All lines from the one with "5 | 7 | 9 | 12 |" through the last are to be given again exactly as they stand in the data below, and only those.

=-=-=

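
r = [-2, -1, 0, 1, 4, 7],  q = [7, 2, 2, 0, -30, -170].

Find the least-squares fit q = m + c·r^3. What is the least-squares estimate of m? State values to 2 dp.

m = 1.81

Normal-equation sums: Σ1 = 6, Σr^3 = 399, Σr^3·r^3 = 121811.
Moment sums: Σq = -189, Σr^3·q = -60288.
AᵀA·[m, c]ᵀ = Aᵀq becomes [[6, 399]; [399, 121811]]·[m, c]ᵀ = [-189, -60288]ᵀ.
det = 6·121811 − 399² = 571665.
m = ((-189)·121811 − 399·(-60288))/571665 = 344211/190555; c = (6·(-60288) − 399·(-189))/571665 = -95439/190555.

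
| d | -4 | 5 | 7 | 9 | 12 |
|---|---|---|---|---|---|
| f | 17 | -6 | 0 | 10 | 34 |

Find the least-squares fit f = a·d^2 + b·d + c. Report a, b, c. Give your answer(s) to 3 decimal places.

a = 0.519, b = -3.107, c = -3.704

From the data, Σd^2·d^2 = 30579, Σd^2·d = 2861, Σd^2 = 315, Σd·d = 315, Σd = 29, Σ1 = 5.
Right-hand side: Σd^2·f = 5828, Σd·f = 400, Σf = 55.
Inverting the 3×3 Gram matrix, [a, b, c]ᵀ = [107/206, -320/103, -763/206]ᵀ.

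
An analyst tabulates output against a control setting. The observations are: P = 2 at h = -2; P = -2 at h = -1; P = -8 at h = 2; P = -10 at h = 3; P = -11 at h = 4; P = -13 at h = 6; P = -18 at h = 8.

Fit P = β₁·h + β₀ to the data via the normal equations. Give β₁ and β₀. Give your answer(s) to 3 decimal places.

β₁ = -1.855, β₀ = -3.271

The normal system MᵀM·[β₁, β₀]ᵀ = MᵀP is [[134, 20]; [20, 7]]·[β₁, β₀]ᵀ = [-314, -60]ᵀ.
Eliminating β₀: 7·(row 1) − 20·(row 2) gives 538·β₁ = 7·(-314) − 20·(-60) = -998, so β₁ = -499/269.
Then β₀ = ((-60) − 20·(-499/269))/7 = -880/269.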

=-=-=

*Reply:*
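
| d | -4 | 5 | 7 | 9 | 12 |
|---|---|---|---|---|---|
| f | 17 | -6 | 0 | 10 | 34 |

Find the least-squares fit f = a·d^2 + b·d + c. Report a, b, c. Give your answer(s) to 3 decimal places.

a = 0.519, b = -3.107, c = -3.704

From the data, Σd^2·d^2 = 30579, Σd^2·d = 2861, Σd^2 = 315, Σd·d = 315, Σd = 29, Σ1 = 5.
Right-hand side: Σd^2·f = 5828, Σd·f = 400, Σf = 55.
Inverting the 3×3 Gram matrix, [a, b, c]ᵀ = [107/206, -320/103, -763/206]ᵀ.

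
An analyst tabulates output against a control setting. The observations are: P = 2 at h = -2; P = -2 at h = -1; P = -8 at h = 2; P = -10 at h = 3; P = -11 at h = 4; P = -13 at h = 6; P = -18 at h = 8.

Fit P = β₁·h + β₀ to the data via the normal equations. Give β₁ and β₀. Give your answer(s) to 3 decimal places.

β₁ = -1.855, β₀ = -3.271

The normal system MᵀM·[β₁, β₀]ᵀ = MᵀP is [[134, 20]; [20, 7]]·[β₁, β₀]ᵀ = [-314, -60]ᵀ.
Eliminating β₀: 7·(row 1) − 20·(row 2) gives 538·β₁ = 7·(-314) − 20·(-60) = -998, so β₁ = -499/269.
Then β₀ = ((-60) − 20·(-499/269))/7 = -880/269.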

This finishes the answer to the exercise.